+++ EXERCISE INPUT

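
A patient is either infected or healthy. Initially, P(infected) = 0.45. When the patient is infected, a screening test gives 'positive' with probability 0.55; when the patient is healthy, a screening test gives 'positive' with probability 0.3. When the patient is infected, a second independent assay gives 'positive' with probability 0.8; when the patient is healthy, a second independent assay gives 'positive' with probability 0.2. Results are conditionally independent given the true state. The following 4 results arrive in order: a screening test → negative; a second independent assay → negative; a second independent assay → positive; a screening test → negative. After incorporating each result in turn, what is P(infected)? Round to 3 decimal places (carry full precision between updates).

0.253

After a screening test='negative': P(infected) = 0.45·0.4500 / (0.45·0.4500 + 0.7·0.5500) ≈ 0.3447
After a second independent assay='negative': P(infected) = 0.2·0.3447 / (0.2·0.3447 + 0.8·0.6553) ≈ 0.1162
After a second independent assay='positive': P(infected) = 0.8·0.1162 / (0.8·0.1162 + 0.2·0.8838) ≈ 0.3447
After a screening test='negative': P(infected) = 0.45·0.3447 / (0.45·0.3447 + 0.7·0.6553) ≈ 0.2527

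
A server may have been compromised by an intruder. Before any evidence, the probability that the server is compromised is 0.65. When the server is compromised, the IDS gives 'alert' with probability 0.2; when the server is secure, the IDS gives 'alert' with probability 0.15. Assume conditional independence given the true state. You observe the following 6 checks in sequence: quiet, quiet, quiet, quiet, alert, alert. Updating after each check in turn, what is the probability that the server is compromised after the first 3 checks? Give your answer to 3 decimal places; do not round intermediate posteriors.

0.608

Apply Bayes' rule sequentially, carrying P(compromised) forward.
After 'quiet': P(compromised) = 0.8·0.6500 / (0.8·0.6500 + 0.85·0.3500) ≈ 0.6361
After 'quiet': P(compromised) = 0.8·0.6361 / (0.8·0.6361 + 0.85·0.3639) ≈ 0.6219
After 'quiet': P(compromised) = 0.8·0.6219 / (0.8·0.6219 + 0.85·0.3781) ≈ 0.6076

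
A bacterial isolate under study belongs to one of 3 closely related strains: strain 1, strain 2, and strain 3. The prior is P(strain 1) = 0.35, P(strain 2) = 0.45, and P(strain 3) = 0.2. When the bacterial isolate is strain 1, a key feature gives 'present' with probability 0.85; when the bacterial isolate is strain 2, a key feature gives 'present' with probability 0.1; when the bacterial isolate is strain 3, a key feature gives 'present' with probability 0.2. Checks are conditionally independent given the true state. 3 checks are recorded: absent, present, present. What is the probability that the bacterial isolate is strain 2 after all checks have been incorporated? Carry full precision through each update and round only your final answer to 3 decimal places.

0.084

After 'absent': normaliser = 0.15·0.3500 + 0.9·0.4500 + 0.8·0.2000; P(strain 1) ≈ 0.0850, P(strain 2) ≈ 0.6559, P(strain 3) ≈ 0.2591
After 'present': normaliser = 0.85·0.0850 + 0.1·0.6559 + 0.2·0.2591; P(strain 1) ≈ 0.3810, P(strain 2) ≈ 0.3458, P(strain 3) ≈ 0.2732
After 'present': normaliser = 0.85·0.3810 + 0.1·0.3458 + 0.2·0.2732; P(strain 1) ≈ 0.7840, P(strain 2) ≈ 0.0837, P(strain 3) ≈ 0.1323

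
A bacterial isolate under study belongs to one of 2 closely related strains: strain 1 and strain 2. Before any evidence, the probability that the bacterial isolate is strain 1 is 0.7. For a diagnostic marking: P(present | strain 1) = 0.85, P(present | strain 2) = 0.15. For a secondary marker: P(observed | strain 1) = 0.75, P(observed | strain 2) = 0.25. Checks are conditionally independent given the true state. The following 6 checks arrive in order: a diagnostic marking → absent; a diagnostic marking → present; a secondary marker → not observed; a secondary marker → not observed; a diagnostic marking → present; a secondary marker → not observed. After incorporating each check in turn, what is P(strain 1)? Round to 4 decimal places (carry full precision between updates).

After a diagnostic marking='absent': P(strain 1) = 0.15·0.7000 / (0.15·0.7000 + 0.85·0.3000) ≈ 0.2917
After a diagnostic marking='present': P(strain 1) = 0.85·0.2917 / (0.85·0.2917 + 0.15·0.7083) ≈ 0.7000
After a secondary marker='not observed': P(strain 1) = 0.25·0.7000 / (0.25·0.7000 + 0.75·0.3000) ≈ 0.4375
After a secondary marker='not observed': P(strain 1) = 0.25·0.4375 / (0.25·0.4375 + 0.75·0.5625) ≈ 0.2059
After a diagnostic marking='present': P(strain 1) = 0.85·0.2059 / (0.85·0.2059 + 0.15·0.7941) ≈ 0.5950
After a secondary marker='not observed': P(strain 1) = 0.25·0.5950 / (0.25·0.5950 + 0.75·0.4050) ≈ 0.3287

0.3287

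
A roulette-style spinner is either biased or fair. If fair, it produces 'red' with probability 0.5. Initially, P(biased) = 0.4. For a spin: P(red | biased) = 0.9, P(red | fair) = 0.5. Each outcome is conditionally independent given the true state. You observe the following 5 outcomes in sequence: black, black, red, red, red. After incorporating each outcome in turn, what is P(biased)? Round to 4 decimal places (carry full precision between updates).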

++++++

▶ [REQUIRED WORK]
Restate every entry above word for word.

▶ [RESULT]
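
A patient is either infected or healthy. Initially, P(infected) = 0.45. When the patient is infected, a screening test gives 'positive' with probability 0.55; when the patient is healthy, a screening test gives 'positive' with probability 0.3. When the patient is infected, a second independent assay gives 'positive' with probability 0.8; when the patient is healthy, a second independent assay gives 'positive' with probability 0.2. Results are conditionally independent given the true state. The following 4 results arrive in order: a screening test → negative; a second independent assay → negative; a second independent assay → positive; a screening test → negative. After incorporating each result in turn, what is P(infected)? Round to 3 decimal places (carry full precision between updates).

0.253

After a screening test='negative': P(infected) = 0.45·0.4500 / (0.45·0.4500 + 0.7·0.5500) ≈ 0.3447
After a second independent assay='negative': P(infected) = 0.2·0.3447 / (0.2·0.3447 + 0.8·0.6553) ≈ 0.1162
After a second independent assay='positive': P(infected) = 0.8·0.1162 / (0.8·0.1162 + 0.2·0.8838) ≈ 0.3447
After a screening test='negative': P(infected) = 0.45·0.3447 / (0.45·0.3447 + 0.7·0.6553) ≈ 0.2527

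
A server may have been compromised by an intruder. Before any evidence, the probability that the server is compromised is 0.65. When the server is compromised, the IDS gives 'alert' with probability 0.2; when the server is secure, the IDS gives 'alert' with probability 0.15. Assume conditional independence given the true state. You observe the following 6 checks in sequence: quiet, quiet, quiet, quiet, alert, alert. Updating after each check in turn, what is the probability that the server is compromised after the first 3 checks? Give your answer to 3 decimal places; do not round intermediate posteriors.

0.608

Apply Bayes' rule sequentially, carrying P(compromised) forward.
After 'quiet': P(compromised) = 0.8·0.6500 / (0.8·0.6500 + 0.85·0.3500) ≈ 0.6361
After 'quiet': P(compromised) = 0.8·0.6361 / (0.8·0.6361 + 0.85·0.3639) ≈ 0.6219
After 'quiet': P(compromised) = 0.8·0.6219 / (0.8·0.6219 + 0.85·0.3781) ≈ 0.6076

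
A bacterial isolate under study belongs to one of 3 closely related strains: strain 1, strain 2, and strain 3. The prior is P(strain 1) = 0.35, P(strain 2) = 0.45, and P(strain 3) = 0.2. When the bacterial isolate is strain 1, a key feature gives 'present' with probability 0.85; when the bacterial isolate is strain 2, a key feature gives 'present' with probability 0.1; when the bacterial isolate is strain 3, a key feature gives 'present' with probability 0.2. Checks are conditionally independent given the true state. 3 checks are recorded: absent, present, present. What is the probability that the bacterial isolate is strain 2 after all checks have been incorporated? Carry full precision through each update and round only your final answer to 3 decimal places.

0.084

After 'absent': normaliser = 0.15·0.3500 + 0.9·0.4500 + 0.8·0.2000; P(strain 1) ≈ 0.0850, P(strain 2) ≈ 0.6559, P(strain 3) ≈ 0.2591
After 'present': normaliser = 0.85·0.0850 + 0.1·0.6559 + 0.2·0.2591; P(strain 1) ≈ 0.3810, P(strain 2) ≈ 0.3458, P(strain 3) ≈ 0.2732
After 'present': normaliser = 0.85·0.3810 + 0.1·0.3458 + 0.2·0.2732; P(strain 1) ≈ 0.7840, P(strain 2) ≈ 0.0837, P(strain 3) ≈ 0.1323

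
A bacterial isolate under study belongs to one of 2 closely related strains: strain 1 and strain 2. Before any evidence, the probability that the bacterial isolate is strain 1 is 0.7. For a diagnostic marking: P(present | strain 1) = 0.85, P(present | strain 2) = 0.15. For a secondary marker: P(observed | strain 1) = 0.75, P(observed | strain 2) = 0.25. Checks are conditionally independent given the true state. The following 6 checks arrive in order: a diagnostic marking → absent; a diagnostic marking → present; a secondary marker → not observed; a secondary marker → not observed; a diagnostic marking → present; a secondary marker → not observed. After incorporating each check in turn, what is P(strain 1)? Round to 4 decimal places (carry full precision between updates).

After a diagnostic marking='absent': P(strain 1) = 0.15·0.7000 / (0.15·0.7000 + 0.85·0.3000) ≈ 0.2917
After a diagnostic marking='present': P(strain 1) = 0.85·0.2917 / (0.85·0.2917 + 0.15·0.7083) ≈ 0.7000
After a secondary marker='not observed': P(strain 1) = 0.25·0.7000 / (0.25·0.7000 + 0.75·0.3000) ≈ 0.4375
After a secondary marker='not observed': P(strain 1) = 0.25·0.4375 / (0.25·0.4375 + 0.75·0.5625) ≈ 0.2059
After a diagnostic marking='present': P(strain 1) = 0.85·0.2059 / (0.85·0.2059 + 0.15·0.7941) ≈ 0.5950
After a secondary marker='not observed': P(strain 1) = 0.25·0.5950 / (0.25·0.5950 + 0.75·0.4050) ≈ 0.3287

0.3287

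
A roulette-style spinner is either biased or fair. If fair, it produces 'red' with probability 0.5. Initially, P(biased) = 0.4. For a spin: P(red | biased) = 0.9, P(red | fair) = 0.5. Each outcome is conditionally independent given the true state. You observe the following 5 outcomes in sequence: black, black, red, red, red. After incorporating each outcome in turn, what is P(biased)? Round to 4 decimal places (carry full precision between updates).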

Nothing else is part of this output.